▸ Material for this task

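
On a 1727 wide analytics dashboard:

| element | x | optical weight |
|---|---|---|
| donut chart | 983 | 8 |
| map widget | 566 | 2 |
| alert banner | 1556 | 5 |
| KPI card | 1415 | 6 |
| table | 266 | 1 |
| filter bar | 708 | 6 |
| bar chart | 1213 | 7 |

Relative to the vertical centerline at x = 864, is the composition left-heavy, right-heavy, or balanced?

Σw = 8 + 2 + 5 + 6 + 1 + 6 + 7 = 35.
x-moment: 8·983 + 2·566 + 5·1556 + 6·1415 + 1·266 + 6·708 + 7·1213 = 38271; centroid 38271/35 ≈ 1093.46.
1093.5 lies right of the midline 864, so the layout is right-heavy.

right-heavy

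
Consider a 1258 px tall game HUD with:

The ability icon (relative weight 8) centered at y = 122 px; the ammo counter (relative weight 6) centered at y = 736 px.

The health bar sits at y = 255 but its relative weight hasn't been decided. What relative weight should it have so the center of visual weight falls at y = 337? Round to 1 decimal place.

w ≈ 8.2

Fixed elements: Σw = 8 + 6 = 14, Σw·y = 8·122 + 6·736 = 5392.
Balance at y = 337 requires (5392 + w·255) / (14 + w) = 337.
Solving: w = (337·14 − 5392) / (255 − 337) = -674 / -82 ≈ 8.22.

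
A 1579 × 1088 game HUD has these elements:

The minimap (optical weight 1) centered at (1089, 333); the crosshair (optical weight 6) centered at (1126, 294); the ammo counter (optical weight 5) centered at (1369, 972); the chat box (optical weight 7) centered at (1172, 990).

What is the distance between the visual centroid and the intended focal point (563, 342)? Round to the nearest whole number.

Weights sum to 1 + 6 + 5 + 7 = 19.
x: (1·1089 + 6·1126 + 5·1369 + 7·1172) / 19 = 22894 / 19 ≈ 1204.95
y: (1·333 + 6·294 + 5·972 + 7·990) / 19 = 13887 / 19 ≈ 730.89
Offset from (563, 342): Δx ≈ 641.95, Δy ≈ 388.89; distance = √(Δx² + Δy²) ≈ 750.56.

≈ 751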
...
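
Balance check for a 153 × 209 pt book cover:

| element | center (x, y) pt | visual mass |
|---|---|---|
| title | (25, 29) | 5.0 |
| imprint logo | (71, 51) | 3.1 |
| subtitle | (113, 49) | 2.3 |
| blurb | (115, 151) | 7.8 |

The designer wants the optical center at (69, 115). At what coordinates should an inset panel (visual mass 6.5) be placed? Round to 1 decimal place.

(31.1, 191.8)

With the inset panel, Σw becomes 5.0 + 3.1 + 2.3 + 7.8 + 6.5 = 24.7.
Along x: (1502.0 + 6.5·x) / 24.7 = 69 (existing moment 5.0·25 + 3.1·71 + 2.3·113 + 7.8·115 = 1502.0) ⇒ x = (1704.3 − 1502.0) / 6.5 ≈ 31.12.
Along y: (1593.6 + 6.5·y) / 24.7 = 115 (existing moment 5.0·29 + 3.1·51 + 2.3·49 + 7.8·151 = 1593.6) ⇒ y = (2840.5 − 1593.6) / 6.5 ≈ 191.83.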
...
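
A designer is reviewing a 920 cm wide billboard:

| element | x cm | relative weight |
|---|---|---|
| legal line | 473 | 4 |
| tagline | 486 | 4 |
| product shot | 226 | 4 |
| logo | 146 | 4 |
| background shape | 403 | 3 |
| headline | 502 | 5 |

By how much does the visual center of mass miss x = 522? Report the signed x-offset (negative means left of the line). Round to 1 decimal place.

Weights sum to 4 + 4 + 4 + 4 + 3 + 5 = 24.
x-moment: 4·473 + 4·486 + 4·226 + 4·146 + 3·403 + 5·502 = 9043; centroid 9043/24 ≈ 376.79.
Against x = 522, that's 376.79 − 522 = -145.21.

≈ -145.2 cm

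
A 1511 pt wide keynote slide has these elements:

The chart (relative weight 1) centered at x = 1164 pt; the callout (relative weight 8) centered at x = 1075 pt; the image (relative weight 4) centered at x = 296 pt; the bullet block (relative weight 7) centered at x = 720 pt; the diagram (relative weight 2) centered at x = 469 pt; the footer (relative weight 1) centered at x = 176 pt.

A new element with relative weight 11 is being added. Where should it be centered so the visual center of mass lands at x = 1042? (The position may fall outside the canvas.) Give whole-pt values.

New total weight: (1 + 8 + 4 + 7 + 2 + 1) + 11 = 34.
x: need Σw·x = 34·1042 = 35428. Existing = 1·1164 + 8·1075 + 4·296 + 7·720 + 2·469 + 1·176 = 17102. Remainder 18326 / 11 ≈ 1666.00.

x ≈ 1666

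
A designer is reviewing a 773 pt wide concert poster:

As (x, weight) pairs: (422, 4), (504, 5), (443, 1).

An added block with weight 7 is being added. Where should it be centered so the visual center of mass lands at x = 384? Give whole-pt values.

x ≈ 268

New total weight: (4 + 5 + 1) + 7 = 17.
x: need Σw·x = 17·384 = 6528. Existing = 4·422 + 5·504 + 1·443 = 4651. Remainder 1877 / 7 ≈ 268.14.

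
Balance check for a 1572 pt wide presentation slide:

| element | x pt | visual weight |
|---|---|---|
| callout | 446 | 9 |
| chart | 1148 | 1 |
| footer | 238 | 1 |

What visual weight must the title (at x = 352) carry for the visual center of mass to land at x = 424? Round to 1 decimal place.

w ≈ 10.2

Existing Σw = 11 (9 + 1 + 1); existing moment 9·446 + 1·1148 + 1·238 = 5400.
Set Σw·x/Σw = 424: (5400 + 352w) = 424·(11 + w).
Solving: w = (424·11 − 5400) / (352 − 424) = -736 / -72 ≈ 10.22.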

▸ What needs to be done
Taking the entries above, restate exactly those lines that fall between the line with "On a 1727 wide" and the line with "chart | 1213 | 7 |", keeping both of those lines too.

▸ Solution
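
On a 1727 wide analytics dashboard:

| element | x | optical weight |
|---|---|---|
| donut chart | 983 | 8 |
| map widget | 566 | 2 |
| alert banner | 1556 | 5 |
| KPI card | 1415 | 6 |
| table | 266 | 1 |
| filter bar | 708 | 6 |
| bar chart | 1213 | 7 |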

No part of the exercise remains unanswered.